- [Work to be completed]
For every line in the material, print that line exactly.

- [Given records]
Segment Open
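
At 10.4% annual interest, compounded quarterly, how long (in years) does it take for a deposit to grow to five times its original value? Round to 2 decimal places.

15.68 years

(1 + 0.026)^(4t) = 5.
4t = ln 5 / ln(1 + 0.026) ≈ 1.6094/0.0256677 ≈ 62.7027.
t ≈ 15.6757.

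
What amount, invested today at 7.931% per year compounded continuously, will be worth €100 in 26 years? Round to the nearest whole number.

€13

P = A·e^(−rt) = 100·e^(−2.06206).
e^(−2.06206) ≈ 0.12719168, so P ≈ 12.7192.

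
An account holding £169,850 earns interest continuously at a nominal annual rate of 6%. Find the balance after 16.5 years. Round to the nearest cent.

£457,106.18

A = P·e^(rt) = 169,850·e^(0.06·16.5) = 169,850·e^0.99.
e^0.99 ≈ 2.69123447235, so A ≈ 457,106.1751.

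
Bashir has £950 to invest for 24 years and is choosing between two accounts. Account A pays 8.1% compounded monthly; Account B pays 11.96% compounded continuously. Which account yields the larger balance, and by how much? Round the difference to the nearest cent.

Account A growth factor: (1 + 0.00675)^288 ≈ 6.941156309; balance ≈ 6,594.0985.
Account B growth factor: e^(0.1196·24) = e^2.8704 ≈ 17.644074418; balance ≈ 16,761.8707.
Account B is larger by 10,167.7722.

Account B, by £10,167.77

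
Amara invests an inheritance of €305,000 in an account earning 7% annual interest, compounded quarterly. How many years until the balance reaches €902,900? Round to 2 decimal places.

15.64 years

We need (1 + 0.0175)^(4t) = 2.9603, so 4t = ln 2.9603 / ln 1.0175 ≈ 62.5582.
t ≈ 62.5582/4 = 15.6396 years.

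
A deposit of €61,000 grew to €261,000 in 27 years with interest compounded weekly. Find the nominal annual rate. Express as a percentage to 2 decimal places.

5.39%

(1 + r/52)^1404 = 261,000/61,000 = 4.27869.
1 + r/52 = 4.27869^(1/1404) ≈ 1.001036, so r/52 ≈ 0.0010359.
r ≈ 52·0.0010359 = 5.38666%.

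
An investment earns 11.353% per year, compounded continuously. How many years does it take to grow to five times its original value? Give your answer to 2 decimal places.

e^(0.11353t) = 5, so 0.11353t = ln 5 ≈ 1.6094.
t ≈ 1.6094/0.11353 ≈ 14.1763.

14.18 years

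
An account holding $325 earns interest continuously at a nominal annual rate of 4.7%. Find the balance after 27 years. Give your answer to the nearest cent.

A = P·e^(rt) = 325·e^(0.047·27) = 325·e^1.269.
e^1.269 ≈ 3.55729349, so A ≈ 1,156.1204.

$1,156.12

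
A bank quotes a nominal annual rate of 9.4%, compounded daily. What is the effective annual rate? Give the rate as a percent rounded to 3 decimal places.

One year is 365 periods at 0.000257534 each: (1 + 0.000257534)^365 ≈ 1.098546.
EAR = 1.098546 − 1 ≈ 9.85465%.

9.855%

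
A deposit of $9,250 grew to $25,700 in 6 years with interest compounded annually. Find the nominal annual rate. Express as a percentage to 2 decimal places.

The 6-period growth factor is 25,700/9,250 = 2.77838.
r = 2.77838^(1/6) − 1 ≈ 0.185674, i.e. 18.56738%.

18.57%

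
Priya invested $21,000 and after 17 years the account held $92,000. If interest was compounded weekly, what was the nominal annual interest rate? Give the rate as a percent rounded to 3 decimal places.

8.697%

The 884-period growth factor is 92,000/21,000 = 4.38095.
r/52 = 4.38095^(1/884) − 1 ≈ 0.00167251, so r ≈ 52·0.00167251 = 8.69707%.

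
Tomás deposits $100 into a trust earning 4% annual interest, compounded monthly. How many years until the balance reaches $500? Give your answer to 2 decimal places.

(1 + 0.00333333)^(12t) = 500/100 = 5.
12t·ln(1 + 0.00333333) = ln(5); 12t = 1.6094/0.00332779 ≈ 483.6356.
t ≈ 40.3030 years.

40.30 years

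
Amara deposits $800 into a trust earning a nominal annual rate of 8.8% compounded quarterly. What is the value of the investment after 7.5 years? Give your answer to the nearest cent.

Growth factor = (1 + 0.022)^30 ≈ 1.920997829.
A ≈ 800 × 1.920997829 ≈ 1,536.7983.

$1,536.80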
Segment Closed
- [Answer area]
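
At 10.4% annual interest, compounded quarterly, how long (in years) does it take for a deposit to grow to five times its original value? Round to 2 decimal places.

15.68 years

(1 + 0.026)^(4t) = 5.
4t = ln 5 / ln(1 + 0.026) ≈ 1.6094/0.0256677 ≈ 62.7027.
t ≈ 15.6757.

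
What amount, invested today at 7.931% per year compounded continuously, will be worth €100 in 26 years? Round to the nearest whole number.

€13

P = A·e^(−rt) = 100·e^(−2.06206).
e^(−2.06206) ≈ 0.12719168, so P ≈ 12.7192.

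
An account holding £169,850 earns interest continuously at a nominal annual rate of 6%. Find the balance after 16.5 years. Round to the nearest cent.

£457,106.18

A = P·e^(rt) = 169,850·e^(0.06·16.5) = 169,850·e^0.99.
e^0.99 ≈ 2.69123447235, so A ≈ 457,106.1751.

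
Bashir has £950 to invest for 24 years and is choosing between two accounts. Account A pays 8.1% compounded monthly; Account B pays 11.96% compounded continuously. Which account yields the larger balance, and by how much? Round the difference to the nearest cent.

Account A growth factor: (1 + 0.00675)^288 ≈ 6.941156309; balance ≈ 6,594.0985.
Account B growth factor: e^(0.1196·24) = e^2.8704 ≈ 17.644074418; balance ≈ 16,761.8707.
Account B is larger by 10,167.7722.

Account B, by £10,167.77

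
Amara invests an inheritance of €305,000 in an account earning 7% annual interest, compounded quarterly. How many years until the balance reaches €902,900? Round to 2 decimal places.

15.64 years

We need (1 + 0.0175)^(4t) = 2.9603, so 4t = ln 2.9603 / ln 1.0175 ≈ 62.5582.
t ≈ 62.5582/4 = 15.6396 years.

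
A deposit of €61,000 grew to €261,000 in 27 years with interest compounded weekly. Find the nominal annual rate. Express as a percentage to 2 decimal places.

5.39%

(1 + r/52)^1404 = 261,000/61,000 = 4.27869.
1 + r/52 = 4.27869^(1/1404) ≈ 1.001036, so r/52 ≈ 0.0010359.
r ≈ 52·0.0010359 = 5.38666%.

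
An investment earns 11.353% per year, compounded continuously. How many years does it take to grow to five times its original value? Give your answer to 2 decimal places.

e^(0.11353t) = 5, so 0.11353t = ln 5 ≈ 1.6094.
t ≈ 1.6094/0.11353 ≈ 14.1763.

14.18 years

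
An account holding $325 earns interest continuously at a nominal annual rate of 4.7%. Find the balance after 27 years. Give your answer to the nearest cent.

A = P·e^(rt) = 325·e^(0.047·27) = 325·e^1.269.
e^1.269 ≈ 3.55729349, so A ≈ 1,156.1204.

$1,156.12

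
A bank quotes a nominal annual rate of 9.4%, compounded daily. What is the effective annual rate? Give the rate as a percent rounded to 3 decimal places.

One year is 365 periods at 0.000257534 each: (1 + 0.000257534)^365 ≈ 1.098546.
EAR = 1.098546 − 1 ≈ 9.85465%.

9.855%

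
A deposit of $9,250 grew to $25,700 in 6 years with interest compounded annually. Find the nominal annual rate. Express as a percentage to 2 decimal places.

The 6-period growth factor is 25,700/9,250 = 2.77838.
r = 2.77838^(1/6) − 1 ≈ 0.185674, i.e. 18.56738%.

18.57%

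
Priya invested $21,000 and after 17 years the account held $92,000. If interest was compounded weekly, what was the nominal annual interest rate? Give the rate as a percent rounded to 3 decimal places.

8.697%

The 884-period growth factor is 92,000/21,000 = 4.38095.
r/52 = 4.38095^(1/884) − 1 ≈ 0.00167251, so r ≈ 52·0.00167251 = 8.69707%.

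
Tomás deposits $100 into a trust earning 4% annual interest, compounded monthly. How many years until the balance reaches $500? Give your answer to 2 decimal places.

(1 + 0.00333333)^(12t) = 500/100 = 5.
12t·ln(1 + 0.00333333) = ln(5); 12t = 1.6094/0.00332779 ≈ 483.6356.
t ≈ 40.3030 years.

40.30 years

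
Amara deposits $800 into a trust earning a nominal annual rate of 8.8% compounded quarterly. What is the value of the investment after 7.5 years? Give your answer to the nearest cent.

Growth factor = (1 + 0.022)^30 ≈ 1.920997829.
A ≈ 800 × 1.920997829 ≈ 1,536.7983.

$1,536.80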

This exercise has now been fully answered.